Take the lines below beginning at the line that has "(vii): K4 & A5 -> E9" and stopping after the line that has "Q4, F, W, N, B.", and print them exactly as they are, with no other lines.

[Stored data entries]
........

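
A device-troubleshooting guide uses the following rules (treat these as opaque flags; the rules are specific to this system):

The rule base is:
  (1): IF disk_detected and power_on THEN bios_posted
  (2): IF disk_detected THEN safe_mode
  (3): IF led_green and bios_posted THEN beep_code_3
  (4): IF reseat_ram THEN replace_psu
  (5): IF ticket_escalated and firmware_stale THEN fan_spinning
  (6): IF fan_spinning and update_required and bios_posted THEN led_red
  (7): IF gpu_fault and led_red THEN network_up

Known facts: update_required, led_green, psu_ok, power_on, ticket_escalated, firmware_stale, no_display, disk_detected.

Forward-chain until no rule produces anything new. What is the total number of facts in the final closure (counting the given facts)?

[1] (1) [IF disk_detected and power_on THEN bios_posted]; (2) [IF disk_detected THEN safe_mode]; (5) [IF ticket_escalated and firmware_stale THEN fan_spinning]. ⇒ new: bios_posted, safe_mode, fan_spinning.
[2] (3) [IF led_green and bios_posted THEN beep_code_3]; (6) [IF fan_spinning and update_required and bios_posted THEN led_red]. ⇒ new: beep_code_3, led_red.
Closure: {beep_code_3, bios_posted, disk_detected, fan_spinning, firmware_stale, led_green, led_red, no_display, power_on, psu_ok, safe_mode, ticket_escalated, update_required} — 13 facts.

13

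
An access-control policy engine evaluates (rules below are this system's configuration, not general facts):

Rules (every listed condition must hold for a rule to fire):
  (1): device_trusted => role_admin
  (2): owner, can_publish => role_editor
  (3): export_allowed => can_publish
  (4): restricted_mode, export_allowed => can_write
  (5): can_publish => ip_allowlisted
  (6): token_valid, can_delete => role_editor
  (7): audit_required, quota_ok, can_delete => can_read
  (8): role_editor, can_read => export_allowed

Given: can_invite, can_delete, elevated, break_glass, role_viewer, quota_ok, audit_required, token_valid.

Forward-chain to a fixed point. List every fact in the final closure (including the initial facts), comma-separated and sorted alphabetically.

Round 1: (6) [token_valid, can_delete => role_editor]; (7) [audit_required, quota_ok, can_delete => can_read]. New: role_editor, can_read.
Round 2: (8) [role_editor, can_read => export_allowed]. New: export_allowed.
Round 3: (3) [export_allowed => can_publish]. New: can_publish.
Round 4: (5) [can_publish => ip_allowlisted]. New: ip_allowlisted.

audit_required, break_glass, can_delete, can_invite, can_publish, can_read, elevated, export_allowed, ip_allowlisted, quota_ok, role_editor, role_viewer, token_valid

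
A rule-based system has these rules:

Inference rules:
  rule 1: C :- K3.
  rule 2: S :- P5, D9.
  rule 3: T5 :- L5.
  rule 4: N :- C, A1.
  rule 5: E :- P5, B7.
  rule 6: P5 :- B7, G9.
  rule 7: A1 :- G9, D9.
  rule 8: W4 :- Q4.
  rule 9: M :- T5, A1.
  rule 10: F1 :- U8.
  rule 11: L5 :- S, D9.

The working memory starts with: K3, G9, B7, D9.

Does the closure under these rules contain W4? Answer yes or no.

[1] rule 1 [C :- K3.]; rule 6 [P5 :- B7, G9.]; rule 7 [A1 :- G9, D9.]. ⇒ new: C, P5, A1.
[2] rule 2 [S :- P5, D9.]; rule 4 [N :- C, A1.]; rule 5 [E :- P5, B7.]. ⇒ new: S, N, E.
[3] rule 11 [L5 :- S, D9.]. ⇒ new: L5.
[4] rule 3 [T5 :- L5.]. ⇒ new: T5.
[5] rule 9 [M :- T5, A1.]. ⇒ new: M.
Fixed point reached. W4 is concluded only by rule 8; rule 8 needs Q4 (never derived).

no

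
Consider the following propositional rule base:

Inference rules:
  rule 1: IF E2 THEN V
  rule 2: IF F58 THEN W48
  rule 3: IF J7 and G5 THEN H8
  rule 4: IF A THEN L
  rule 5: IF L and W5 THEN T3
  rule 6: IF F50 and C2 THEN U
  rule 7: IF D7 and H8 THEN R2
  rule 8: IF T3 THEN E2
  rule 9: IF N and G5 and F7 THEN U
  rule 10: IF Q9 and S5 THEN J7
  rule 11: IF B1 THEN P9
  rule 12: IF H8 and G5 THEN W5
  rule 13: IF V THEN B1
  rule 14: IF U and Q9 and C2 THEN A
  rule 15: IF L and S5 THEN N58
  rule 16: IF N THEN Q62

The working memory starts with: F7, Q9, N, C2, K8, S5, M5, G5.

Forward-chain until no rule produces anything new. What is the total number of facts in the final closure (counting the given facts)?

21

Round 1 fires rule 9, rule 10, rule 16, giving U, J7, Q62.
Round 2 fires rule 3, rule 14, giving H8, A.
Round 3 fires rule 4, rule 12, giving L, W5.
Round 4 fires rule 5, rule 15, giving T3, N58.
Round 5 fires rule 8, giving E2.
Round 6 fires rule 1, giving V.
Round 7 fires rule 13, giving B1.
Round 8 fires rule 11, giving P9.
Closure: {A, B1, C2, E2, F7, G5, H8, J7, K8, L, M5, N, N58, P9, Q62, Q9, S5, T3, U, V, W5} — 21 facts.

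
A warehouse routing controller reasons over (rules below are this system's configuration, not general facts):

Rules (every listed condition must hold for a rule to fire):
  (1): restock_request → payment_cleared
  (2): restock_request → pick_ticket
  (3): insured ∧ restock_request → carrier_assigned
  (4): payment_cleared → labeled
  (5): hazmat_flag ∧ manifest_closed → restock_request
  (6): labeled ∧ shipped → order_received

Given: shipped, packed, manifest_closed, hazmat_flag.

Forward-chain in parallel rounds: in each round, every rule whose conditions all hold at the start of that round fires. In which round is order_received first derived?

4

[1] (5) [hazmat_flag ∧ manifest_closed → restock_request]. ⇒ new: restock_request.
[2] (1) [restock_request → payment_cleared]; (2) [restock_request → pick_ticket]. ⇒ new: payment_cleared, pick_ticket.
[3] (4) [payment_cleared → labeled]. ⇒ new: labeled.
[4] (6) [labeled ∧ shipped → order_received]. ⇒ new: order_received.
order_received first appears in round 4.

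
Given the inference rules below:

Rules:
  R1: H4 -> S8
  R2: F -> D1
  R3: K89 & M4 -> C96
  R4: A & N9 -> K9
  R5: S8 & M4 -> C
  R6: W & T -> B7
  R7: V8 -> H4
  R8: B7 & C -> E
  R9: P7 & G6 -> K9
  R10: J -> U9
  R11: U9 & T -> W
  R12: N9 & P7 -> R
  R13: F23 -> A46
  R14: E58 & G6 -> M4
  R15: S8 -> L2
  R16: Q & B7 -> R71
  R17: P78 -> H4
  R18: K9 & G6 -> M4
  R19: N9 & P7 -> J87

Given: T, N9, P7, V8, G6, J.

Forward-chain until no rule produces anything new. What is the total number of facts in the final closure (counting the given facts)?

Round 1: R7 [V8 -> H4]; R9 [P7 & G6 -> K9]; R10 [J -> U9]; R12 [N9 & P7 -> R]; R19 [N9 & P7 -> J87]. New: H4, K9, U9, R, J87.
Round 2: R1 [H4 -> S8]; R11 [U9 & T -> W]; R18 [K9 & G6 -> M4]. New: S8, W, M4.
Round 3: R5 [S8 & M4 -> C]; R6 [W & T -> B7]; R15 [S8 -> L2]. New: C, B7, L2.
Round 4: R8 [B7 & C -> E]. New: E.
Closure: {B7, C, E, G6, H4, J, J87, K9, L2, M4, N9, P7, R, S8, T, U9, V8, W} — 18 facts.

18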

........

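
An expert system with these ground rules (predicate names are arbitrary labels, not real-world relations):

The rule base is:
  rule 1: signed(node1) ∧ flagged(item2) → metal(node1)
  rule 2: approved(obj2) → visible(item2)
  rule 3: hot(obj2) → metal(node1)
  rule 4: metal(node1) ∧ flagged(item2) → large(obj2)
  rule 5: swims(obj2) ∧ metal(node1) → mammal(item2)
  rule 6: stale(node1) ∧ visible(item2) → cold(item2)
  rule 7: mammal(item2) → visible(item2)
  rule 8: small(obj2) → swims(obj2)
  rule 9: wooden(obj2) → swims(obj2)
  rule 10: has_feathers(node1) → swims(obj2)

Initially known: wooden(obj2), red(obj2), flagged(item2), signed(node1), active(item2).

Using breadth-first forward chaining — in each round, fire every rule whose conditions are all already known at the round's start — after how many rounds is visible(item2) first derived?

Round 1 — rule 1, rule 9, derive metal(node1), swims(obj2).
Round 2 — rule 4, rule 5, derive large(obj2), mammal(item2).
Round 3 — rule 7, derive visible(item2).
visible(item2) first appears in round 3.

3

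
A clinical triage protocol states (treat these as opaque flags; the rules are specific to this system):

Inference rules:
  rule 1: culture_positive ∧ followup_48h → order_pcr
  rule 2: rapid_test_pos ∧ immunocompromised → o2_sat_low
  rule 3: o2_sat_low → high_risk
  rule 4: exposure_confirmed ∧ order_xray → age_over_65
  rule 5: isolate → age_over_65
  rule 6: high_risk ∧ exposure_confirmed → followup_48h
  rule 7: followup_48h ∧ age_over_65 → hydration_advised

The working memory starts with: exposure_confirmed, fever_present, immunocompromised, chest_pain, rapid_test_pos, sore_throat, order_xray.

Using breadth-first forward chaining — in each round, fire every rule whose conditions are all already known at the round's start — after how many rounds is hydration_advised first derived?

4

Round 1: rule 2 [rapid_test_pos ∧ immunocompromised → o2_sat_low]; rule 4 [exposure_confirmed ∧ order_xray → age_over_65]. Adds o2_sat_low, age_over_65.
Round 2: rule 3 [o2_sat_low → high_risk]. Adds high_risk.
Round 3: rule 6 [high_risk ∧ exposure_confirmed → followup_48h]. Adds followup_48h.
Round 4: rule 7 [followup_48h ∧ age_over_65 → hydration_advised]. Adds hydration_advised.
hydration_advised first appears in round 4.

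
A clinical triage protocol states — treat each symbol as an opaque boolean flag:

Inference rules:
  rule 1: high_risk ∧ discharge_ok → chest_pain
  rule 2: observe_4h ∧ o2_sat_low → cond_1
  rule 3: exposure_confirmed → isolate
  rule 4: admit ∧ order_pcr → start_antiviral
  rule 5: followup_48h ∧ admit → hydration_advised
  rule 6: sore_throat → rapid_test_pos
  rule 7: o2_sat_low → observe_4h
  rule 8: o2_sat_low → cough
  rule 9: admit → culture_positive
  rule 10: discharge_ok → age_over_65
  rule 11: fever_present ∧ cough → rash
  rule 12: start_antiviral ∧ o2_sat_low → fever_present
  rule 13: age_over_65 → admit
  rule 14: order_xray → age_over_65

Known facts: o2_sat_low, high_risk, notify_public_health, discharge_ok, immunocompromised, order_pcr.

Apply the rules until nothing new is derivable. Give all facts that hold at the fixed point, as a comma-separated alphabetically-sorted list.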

........

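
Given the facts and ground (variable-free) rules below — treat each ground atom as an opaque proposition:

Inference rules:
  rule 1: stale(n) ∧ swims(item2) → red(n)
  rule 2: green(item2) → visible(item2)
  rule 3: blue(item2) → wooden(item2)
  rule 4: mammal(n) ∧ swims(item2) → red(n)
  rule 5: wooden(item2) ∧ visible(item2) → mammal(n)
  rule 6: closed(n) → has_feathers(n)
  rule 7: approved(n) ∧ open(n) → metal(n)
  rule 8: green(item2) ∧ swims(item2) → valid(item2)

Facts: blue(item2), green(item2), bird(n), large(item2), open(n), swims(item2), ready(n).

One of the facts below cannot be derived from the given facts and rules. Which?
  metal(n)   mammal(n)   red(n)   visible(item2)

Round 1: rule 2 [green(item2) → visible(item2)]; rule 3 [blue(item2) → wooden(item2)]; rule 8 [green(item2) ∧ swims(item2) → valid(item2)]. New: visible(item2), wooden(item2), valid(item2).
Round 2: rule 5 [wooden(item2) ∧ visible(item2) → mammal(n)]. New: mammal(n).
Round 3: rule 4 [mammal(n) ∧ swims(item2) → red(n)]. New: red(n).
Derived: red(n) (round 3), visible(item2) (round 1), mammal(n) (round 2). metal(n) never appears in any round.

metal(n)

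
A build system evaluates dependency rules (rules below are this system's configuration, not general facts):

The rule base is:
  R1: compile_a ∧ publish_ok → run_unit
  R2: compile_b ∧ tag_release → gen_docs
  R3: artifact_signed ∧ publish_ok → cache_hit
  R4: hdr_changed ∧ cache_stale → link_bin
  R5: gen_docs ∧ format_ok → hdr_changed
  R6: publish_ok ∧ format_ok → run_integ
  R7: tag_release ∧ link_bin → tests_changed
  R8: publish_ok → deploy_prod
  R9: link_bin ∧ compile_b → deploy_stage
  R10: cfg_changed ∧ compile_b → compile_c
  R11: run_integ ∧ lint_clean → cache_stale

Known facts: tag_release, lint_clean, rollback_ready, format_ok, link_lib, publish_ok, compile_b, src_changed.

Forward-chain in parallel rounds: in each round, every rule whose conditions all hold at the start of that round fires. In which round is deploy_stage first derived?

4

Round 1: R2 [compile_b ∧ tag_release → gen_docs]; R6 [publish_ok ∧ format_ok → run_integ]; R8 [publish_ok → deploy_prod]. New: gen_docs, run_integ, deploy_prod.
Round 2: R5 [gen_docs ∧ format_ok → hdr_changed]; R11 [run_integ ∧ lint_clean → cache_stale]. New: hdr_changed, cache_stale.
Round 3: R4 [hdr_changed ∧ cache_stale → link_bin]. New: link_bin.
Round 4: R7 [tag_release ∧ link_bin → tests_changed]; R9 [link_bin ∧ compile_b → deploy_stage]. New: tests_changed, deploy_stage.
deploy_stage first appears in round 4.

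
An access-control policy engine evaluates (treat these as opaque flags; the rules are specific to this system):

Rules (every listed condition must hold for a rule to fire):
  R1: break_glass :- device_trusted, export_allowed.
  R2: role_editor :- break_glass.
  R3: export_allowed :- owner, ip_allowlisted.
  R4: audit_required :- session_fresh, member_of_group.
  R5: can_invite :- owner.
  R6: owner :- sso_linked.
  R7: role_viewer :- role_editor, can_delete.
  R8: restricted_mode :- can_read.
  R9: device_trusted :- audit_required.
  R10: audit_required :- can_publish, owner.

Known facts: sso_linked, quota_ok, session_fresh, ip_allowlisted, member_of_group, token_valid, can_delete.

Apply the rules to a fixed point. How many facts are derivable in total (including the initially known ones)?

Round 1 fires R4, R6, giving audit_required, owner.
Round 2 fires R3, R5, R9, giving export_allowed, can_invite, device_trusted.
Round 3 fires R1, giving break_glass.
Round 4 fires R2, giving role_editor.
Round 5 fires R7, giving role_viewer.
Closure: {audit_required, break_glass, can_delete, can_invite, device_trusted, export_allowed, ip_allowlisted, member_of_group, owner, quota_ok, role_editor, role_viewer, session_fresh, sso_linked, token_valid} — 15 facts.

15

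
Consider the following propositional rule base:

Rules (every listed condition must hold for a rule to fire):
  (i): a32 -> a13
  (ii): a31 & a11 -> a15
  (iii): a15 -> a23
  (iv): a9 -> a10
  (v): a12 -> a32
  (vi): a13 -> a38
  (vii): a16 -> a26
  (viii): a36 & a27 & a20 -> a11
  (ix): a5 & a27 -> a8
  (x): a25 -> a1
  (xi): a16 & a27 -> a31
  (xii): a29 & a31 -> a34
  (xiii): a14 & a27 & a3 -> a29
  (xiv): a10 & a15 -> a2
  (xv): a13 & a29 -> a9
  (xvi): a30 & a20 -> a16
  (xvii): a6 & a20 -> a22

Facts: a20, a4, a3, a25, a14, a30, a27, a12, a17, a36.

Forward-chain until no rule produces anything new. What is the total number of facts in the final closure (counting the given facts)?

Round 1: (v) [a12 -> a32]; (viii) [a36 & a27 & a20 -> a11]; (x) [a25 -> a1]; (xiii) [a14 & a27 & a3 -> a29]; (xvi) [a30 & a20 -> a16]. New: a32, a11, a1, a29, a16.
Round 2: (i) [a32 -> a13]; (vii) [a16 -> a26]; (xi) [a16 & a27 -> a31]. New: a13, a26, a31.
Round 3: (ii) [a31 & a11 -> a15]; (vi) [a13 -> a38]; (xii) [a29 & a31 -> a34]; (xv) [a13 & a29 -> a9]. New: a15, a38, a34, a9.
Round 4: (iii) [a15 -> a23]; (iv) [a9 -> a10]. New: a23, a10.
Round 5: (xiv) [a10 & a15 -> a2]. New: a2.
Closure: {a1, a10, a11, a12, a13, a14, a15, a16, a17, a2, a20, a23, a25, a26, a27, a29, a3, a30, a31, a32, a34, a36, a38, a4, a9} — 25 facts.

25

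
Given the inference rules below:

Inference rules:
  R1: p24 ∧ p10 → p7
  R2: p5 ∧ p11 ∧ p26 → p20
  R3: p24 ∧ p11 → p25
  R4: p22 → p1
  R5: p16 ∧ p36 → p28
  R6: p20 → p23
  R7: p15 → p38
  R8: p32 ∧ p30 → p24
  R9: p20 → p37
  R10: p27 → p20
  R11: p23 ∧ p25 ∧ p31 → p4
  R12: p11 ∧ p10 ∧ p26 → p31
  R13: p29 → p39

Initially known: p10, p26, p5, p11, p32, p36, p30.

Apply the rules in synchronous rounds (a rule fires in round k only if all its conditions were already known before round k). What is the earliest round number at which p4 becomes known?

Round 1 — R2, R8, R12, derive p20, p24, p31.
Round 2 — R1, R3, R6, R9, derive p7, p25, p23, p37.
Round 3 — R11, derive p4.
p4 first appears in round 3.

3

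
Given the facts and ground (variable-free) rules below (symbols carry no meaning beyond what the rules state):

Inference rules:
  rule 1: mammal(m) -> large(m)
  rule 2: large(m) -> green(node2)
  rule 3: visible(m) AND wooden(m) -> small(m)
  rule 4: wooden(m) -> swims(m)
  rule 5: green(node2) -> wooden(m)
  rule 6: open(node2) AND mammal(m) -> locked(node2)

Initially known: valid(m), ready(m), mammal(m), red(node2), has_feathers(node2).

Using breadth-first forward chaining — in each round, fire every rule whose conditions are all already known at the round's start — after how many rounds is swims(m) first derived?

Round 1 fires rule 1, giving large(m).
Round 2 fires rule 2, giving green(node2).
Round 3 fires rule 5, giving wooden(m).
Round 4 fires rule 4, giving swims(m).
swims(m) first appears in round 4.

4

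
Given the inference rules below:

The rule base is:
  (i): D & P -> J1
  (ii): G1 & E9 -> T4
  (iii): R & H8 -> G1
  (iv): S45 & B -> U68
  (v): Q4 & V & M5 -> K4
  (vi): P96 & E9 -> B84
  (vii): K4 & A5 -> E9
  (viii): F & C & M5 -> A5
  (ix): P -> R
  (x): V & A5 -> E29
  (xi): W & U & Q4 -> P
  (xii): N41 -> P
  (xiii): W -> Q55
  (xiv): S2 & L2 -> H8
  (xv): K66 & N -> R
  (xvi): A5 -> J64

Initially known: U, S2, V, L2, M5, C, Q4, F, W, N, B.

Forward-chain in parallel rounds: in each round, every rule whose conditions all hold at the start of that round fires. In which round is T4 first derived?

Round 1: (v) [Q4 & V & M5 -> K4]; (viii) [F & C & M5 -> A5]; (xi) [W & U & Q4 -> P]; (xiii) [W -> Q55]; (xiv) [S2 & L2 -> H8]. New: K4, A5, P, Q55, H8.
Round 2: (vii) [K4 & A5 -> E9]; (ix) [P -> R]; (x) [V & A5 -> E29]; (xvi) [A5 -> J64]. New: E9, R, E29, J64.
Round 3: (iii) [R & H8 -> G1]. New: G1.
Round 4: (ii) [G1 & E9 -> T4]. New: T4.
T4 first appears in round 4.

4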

........

• **Written answer**
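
  (vii): K4 & A5 -> E9
  (viii): F & C & M5 -> A5
  (ix): P -> R
  (x): V & A5 -> E29
  (xi): W & U & Q4 -> P
  (xii): N41 -> P
  (xiii): W -> Q55
  (xiv): S2 & L2 -> H8
  (xv): K66 & N -> R
  (xvi): A5 -> J64

Initially known: U, S2, V, L2, M5, C, Q4, F, W, N, B.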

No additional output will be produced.